_PROVIDED RECORDS_
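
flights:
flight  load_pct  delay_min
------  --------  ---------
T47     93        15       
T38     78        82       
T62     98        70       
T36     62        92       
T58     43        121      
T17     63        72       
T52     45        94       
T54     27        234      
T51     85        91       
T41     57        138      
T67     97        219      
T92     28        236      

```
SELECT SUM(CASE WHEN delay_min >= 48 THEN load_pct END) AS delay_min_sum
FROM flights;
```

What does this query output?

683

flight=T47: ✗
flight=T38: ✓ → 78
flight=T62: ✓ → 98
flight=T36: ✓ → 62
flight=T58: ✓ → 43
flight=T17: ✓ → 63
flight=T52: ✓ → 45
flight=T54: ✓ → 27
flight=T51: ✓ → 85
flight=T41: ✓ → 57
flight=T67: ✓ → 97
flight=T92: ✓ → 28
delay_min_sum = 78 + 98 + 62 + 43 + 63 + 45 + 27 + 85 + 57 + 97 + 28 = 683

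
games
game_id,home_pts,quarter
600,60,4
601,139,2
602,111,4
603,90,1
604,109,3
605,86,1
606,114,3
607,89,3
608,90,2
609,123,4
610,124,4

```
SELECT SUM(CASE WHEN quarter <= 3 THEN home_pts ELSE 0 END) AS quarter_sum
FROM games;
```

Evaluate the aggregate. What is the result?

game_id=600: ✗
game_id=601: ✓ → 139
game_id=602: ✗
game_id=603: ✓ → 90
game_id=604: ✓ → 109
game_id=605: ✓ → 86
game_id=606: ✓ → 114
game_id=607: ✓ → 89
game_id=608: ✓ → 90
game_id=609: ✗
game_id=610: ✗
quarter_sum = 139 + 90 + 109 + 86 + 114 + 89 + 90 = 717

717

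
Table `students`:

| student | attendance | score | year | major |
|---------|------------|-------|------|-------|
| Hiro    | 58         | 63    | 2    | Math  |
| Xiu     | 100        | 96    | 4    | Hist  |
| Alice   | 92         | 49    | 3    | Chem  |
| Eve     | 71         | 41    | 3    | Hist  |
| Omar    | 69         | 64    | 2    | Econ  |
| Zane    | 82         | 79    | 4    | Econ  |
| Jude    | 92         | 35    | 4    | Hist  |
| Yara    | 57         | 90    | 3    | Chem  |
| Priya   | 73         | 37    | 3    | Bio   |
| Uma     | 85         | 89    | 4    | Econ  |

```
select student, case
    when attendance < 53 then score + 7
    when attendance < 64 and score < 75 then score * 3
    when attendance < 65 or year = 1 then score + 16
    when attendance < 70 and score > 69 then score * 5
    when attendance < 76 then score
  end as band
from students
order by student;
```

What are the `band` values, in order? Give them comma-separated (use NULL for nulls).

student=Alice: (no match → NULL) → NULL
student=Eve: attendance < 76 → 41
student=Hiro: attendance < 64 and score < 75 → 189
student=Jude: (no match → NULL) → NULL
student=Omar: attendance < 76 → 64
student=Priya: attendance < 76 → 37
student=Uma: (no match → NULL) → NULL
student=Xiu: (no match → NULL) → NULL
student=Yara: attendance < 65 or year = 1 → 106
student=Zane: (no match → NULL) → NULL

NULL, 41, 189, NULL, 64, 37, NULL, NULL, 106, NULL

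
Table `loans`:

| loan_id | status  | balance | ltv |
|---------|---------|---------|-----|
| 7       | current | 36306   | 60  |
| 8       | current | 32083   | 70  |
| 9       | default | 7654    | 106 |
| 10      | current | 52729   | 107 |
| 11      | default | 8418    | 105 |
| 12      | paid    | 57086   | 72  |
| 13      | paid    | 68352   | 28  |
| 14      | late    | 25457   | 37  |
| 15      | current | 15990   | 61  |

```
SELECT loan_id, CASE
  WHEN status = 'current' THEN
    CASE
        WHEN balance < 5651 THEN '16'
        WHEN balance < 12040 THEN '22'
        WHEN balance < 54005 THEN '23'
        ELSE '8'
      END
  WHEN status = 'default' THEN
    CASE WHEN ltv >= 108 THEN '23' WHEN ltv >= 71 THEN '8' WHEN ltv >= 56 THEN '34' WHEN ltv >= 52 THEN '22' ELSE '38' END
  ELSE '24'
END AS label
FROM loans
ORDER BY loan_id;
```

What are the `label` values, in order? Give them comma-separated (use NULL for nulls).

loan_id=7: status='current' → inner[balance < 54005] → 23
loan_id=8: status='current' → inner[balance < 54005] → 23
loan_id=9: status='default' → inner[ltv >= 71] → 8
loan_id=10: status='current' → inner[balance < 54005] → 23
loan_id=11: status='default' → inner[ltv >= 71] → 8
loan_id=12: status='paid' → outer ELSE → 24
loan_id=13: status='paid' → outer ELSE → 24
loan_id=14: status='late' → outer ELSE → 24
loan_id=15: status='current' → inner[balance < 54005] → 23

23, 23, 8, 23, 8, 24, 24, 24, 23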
--
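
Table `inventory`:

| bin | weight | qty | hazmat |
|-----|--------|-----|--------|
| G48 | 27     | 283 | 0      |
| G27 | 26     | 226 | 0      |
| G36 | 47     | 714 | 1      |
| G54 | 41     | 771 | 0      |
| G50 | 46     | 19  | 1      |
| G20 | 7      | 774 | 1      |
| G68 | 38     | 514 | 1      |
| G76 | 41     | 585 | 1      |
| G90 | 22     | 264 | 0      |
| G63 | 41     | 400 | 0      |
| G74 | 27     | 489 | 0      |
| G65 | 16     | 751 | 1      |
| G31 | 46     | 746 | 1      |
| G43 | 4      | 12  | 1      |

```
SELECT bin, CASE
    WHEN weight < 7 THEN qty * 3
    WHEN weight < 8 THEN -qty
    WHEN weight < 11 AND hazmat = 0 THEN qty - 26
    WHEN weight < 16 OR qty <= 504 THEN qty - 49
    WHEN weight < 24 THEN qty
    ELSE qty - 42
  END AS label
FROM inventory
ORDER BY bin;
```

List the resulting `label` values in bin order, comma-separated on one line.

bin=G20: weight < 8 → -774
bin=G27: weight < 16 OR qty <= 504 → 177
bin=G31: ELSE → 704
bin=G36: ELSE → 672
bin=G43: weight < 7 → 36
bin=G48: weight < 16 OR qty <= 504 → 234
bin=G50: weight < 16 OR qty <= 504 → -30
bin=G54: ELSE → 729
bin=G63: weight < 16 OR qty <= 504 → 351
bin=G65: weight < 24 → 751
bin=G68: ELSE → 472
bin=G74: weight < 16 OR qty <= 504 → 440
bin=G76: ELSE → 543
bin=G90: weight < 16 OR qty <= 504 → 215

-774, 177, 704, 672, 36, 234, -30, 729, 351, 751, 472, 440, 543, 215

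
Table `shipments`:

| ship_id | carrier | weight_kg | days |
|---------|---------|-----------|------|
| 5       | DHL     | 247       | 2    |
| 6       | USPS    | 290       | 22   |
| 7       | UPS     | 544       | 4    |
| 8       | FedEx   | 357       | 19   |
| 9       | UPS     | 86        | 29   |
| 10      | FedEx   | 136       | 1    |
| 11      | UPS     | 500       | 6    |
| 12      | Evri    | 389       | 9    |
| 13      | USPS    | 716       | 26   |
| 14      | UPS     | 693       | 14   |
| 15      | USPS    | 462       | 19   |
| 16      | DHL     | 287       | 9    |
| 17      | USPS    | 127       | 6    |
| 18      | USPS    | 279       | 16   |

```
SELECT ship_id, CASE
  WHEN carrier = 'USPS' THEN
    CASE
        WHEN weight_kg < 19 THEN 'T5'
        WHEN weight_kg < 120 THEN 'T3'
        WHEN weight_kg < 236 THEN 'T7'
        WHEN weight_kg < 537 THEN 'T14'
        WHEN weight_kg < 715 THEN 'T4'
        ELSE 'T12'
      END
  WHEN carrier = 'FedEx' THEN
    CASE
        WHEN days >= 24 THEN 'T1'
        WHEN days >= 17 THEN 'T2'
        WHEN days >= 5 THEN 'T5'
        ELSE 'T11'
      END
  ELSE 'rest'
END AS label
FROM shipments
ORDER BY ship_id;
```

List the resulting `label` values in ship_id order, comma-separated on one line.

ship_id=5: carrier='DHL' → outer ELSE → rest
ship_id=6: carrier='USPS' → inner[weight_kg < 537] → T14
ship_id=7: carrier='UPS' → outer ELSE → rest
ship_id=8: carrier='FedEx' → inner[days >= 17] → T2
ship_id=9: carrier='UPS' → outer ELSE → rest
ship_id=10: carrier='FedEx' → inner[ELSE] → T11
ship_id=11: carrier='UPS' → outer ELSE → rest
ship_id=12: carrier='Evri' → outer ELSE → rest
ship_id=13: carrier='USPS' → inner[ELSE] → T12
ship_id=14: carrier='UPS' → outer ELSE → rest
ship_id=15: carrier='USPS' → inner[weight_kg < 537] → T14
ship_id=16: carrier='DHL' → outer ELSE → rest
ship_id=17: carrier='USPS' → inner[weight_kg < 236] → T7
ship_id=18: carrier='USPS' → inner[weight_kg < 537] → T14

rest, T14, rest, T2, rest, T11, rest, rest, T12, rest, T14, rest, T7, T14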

_ABOUT THIS EXERCISE_
Please tally each line in the material above that contains "hazmat", and let the number be your entire reply.

_EXERCISE ANSWER_
2